RECORDS FOR THIS EXERCISE START
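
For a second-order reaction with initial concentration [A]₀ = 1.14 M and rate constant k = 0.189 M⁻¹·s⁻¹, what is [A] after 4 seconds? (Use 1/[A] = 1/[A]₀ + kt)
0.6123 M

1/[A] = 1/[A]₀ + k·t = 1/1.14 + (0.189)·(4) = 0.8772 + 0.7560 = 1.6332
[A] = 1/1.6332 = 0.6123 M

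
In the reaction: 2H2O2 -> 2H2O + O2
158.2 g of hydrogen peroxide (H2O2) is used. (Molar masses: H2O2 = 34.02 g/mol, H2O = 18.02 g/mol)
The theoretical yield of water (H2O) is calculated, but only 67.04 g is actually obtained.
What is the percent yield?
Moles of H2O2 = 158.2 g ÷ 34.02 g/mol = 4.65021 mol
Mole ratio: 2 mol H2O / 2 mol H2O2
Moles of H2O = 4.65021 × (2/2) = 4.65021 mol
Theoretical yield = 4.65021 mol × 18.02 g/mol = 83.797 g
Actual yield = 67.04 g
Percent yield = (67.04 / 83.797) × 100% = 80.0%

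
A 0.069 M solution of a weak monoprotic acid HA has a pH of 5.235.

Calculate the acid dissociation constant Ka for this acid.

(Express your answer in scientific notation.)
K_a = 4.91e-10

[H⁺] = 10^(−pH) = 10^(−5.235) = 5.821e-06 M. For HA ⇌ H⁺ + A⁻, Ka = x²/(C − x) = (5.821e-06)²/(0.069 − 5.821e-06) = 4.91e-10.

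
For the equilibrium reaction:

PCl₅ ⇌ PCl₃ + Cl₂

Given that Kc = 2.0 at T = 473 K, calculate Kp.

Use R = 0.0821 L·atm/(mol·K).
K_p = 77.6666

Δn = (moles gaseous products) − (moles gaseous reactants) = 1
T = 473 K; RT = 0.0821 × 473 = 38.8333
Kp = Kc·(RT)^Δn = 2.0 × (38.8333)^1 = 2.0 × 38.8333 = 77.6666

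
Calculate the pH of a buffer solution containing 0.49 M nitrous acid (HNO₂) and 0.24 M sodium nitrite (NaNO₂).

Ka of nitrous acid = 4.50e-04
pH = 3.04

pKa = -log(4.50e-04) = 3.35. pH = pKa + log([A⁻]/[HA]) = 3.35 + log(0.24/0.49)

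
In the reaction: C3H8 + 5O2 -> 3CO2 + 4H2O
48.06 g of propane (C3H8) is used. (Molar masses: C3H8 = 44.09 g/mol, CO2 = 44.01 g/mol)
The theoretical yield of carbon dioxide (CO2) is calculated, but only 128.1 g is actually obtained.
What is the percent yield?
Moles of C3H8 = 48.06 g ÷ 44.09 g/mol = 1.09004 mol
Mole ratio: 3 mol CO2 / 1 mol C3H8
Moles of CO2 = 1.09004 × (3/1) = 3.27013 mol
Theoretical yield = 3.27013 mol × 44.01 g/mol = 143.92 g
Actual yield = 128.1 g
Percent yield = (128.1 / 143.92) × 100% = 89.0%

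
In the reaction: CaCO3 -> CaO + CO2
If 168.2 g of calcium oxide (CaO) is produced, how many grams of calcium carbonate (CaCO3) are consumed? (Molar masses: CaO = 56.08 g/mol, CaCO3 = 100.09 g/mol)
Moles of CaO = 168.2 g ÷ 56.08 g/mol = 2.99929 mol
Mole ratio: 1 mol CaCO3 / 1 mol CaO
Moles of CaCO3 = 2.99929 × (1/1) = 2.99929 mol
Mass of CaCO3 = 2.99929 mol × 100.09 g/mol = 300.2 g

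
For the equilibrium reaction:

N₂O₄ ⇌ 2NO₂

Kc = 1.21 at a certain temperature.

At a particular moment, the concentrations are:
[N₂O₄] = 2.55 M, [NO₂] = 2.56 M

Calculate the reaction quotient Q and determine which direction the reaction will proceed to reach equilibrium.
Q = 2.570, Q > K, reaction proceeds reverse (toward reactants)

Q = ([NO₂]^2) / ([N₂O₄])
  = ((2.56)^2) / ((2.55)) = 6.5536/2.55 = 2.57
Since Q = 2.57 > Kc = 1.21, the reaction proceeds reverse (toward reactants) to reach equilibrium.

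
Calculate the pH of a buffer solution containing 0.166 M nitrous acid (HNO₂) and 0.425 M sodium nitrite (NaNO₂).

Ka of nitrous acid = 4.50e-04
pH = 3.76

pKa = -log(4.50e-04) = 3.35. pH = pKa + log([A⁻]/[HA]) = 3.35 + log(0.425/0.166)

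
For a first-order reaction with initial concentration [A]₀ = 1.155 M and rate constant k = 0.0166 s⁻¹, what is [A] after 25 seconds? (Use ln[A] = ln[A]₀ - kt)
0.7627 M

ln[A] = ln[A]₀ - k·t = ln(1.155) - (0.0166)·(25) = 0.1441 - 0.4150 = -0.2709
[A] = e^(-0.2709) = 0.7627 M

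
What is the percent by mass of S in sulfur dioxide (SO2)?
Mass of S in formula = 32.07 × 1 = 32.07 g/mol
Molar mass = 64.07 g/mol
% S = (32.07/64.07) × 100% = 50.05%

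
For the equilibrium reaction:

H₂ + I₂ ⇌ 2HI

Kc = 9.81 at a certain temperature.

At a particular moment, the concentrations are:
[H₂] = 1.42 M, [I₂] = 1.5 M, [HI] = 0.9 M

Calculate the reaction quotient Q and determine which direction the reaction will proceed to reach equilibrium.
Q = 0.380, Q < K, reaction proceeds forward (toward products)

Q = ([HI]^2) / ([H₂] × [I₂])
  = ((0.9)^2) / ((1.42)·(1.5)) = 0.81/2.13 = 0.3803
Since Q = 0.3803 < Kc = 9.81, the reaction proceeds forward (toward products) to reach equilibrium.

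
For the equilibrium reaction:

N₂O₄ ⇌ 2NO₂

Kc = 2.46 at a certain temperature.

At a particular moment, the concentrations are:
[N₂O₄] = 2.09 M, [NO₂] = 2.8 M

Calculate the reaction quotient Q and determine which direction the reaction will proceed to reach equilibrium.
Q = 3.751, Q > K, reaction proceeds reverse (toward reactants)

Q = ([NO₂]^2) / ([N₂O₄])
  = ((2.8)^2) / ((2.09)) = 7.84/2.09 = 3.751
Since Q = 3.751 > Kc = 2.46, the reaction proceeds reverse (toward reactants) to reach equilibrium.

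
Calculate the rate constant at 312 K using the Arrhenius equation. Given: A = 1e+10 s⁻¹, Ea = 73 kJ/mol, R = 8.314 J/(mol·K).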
RECORDS FOR THIS EXERCISE END
RECORDS FOR THIS EXERCISE START
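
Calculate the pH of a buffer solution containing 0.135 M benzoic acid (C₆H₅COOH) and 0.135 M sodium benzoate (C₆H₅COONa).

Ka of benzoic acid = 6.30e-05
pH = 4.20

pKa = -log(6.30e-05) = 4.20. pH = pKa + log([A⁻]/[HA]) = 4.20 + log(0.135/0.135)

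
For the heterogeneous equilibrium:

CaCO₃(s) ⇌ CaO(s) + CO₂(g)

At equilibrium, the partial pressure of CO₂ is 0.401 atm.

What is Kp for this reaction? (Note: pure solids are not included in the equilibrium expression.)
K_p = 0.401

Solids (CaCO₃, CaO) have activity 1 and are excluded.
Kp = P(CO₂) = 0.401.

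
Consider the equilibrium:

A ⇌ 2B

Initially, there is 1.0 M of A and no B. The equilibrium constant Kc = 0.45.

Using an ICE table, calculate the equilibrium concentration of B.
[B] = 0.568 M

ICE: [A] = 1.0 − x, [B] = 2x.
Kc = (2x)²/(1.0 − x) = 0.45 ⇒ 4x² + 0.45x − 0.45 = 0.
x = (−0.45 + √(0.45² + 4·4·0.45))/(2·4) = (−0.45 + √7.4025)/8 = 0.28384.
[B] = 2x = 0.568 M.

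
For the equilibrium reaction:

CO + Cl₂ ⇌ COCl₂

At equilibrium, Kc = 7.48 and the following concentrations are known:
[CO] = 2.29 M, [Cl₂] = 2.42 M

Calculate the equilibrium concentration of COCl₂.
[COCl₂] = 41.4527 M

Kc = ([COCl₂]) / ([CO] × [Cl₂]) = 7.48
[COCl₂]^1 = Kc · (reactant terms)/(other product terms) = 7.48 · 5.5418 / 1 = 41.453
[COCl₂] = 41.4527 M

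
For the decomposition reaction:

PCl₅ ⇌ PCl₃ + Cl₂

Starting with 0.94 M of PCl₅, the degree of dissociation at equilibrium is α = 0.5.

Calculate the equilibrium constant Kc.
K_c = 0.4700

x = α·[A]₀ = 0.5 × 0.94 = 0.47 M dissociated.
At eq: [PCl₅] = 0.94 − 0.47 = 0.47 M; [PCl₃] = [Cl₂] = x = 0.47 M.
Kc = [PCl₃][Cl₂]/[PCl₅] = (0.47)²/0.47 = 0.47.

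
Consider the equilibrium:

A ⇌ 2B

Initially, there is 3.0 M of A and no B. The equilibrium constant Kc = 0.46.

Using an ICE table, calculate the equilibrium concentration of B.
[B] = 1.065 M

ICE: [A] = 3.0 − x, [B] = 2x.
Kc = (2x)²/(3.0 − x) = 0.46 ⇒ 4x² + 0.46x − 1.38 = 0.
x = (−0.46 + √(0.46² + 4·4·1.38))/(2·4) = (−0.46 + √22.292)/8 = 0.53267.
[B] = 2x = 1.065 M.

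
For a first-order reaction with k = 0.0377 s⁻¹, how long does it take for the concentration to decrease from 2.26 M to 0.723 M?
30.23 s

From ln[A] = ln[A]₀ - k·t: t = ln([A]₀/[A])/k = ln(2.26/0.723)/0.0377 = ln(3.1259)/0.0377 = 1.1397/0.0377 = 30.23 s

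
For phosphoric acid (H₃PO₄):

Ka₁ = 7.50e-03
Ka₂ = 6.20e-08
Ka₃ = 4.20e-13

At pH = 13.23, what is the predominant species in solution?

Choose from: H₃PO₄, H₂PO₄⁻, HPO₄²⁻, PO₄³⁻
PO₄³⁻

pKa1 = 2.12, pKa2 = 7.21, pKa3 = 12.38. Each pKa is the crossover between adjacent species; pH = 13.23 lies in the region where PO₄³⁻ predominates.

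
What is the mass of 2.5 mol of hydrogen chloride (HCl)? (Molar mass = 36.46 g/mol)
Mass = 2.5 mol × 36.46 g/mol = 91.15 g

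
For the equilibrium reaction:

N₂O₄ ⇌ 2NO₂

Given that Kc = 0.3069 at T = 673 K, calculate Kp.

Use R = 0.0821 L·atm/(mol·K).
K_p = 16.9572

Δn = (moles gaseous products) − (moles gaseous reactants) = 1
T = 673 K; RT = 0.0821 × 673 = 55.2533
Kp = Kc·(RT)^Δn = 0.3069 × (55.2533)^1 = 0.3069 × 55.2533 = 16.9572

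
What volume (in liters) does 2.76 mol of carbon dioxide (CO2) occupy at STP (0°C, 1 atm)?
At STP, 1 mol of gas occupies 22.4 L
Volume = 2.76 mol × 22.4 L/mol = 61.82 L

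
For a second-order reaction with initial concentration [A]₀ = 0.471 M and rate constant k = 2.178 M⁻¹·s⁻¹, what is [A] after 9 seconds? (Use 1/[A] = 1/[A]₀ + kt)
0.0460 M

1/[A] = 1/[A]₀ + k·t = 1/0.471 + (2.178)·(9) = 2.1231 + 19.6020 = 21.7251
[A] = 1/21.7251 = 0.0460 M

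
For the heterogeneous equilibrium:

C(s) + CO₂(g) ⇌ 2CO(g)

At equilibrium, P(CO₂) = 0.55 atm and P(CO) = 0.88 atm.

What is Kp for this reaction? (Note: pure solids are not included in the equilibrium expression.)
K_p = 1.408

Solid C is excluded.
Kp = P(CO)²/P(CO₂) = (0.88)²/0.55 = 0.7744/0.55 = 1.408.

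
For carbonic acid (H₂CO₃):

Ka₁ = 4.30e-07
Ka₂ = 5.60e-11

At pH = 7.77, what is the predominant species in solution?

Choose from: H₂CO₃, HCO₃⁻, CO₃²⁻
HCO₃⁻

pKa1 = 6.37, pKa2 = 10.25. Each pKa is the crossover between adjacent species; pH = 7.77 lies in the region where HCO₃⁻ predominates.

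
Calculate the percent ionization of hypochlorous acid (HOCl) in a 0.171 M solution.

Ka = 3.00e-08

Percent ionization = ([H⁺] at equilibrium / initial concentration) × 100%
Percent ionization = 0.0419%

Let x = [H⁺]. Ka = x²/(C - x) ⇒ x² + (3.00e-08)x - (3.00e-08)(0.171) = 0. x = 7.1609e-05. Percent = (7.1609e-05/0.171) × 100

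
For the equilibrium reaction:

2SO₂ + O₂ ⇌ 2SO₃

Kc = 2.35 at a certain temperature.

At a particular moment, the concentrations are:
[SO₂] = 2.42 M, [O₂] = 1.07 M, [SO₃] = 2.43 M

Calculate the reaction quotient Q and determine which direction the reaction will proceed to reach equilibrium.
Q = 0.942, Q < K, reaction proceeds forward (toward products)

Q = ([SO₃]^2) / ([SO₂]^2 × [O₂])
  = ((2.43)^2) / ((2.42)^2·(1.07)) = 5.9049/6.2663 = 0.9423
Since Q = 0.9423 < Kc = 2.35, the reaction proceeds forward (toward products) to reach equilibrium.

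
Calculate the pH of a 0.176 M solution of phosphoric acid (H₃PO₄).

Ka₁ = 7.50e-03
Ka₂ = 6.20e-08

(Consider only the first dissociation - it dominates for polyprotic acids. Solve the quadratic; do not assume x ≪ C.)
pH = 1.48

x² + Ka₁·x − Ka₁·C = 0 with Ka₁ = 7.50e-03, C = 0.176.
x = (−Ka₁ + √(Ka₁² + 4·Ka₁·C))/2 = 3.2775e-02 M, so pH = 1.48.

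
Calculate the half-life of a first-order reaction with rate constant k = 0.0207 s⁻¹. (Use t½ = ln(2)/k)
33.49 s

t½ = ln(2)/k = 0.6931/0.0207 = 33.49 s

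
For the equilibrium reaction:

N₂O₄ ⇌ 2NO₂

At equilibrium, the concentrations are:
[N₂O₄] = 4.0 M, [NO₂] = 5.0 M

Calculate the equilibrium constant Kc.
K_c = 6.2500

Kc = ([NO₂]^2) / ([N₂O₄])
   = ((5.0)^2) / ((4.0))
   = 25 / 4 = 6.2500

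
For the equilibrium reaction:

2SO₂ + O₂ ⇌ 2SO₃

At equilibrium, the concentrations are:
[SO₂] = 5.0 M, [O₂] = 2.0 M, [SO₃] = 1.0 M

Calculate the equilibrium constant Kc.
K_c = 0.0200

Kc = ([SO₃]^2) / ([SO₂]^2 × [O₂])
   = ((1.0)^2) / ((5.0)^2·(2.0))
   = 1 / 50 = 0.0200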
RECORDS FOR THIS EXERCISE END
RECORDS FOR THIS EXERCISE START
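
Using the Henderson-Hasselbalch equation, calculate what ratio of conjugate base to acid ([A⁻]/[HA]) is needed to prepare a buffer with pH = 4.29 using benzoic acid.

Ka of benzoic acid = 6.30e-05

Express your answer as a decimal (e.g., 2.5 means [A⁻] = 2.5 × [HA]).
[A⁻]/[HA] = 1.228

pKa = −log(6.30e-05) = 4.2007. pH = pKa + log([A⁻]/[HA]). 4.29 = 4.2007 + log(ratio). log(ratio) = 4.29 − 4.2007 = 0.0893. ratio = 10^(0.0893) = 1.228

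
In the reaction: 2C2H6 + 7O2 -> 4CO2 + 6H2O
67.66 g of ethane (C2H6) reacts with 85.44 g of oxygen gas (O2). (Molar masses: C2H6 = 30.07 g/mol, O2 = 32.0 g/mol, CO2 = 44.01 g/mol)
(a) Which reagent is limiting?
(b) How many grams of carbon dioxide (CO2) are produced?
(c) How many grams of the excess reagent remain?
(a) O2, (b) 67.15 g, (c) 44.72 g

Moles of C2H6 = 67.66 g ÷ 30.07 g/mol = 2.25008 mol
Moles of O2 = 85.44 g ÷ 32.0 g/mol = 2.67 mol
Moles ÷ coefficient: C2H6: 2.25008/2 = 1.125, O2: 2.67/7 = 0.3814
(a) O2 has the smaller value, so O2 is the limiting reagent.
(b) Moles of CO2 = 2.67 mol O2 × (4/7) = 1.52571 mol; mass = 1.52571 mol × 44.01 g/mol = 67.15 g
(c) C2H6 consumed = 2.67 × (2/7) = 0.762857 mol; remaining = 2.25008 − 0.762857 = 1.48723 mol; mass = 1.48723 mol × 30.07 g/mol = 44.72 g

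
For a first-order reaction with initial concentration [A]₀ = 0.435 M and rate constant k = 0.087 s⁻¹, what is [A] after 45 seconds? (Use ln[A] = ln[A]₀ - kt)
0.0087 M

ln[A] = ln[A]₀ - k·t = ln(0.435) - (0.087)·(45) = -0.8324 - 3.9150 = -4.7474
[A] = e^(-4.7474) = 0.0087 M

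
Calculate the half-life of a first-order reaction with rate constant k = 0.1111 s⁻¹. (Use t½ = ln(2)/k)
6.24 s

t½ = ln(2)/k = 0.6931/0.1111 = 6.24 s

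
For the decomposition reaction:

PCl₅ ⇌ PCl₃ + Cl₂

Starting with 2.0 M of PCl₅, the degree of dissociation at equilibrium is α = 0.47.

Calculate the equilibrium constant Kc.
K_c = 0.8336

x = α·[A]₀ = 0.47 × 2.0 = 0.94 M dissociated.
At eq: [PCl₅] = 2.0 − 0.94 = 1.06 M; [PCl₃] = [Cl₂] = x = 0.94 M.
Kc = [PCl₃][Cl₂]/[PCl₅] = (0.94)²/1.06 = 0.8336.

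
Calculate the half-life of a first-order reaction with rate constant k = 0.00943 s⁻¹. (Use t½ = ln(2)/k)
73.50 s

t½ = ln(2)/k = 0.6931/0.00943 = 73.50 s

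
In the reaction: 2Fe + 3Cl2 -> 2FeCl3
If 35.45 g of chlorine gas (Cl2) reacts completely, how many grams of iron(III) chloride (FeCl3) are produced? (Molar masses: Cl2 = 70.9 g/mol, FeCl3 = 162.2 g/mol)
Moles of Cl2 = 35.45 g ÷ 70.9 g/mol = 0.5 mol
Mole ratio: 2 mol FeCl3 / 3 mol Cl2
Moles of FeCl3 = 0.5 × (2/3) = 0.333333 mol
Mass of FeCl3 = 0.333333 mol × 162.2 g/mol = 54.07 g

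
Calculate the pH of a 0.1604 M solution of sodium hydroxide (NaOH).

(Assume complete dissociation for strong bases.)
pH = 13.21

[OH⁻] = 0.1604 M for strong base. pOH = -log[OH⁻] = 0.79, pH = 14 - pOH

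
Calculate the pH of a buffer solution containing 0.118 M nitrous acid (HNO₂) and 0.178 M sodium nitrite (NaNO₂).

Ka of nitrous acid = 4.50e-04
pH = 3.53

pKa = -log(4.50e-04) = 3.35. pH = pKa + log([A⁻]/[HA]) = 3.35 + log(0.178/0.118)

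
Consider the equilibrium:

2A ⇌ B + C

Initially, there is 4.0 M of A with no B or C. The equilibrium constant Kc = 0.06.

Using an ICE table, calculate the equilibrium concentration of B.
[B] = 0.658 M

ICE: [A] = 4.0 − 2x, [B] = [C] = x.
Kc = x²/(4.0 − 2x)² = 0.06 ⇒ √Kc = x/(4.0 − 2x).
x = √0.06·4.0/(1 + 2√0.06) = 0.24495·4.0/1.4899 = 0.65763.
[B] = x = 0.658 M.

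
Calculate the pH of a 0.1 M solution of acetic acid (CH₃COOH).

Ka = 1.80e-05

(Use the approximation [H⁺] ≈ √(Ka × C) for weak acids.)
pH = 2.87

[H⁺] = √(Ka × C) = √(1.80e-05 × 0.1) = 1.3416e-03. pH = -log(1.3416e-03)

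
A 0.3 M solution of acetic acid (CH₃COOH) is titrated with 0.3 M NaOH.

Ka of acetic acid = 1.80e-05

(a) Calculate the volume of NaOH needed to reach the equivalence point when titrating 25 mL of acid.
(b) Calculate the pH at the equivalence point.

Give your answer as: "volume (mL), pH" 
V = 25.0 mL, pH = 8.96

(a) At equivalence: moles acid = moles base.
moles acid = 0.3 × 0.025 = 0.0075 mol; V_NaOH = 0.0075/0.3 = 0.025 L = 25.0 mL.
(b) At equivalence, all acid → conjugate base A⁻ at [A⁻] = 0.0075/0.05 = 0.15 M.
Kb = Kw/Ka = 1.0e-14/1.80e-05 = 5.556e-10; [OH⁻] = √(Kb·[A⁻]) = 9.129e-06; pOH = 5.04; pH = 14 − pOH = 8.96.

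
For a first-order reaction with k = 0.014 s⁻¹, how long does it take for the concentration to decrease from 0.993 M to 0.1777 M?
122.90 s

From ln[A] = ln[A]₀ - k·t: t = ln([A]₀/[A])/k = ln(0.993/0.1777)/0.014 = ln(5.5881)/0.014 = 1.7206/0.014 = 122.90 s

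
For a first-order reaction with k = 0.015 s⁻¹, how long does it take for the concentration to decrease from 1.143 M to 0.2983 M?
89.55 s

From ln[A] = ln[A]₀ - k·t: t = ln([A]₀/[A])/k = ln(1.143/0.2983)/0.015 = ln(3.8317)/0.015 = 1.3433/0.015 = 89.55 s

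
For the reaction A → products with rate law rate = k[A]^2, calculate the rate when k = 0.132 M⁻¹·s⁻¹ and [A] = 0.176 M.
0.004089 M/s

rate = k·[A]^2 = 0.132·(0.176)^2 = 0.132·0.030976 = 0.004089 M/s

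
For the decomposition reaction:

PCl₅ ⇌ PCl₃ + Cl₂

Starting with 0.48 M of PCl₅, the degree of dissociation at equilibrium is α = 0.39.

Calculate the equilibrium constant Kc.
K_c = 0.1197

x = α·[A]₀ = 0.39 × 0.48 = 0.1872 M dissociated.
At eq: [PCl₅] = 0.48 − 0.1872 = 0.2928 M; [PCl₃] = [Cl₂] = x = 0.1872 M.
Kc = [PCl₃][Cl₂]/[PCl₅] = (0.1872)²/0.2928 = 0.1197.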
RECORDS FOR THIS EXERCISE END
(WORK INSTRUCTION): Determine how many lines in the preceding records include the word "solution". The answer is that number alone.

(RESPONSE TO THE TASK): 12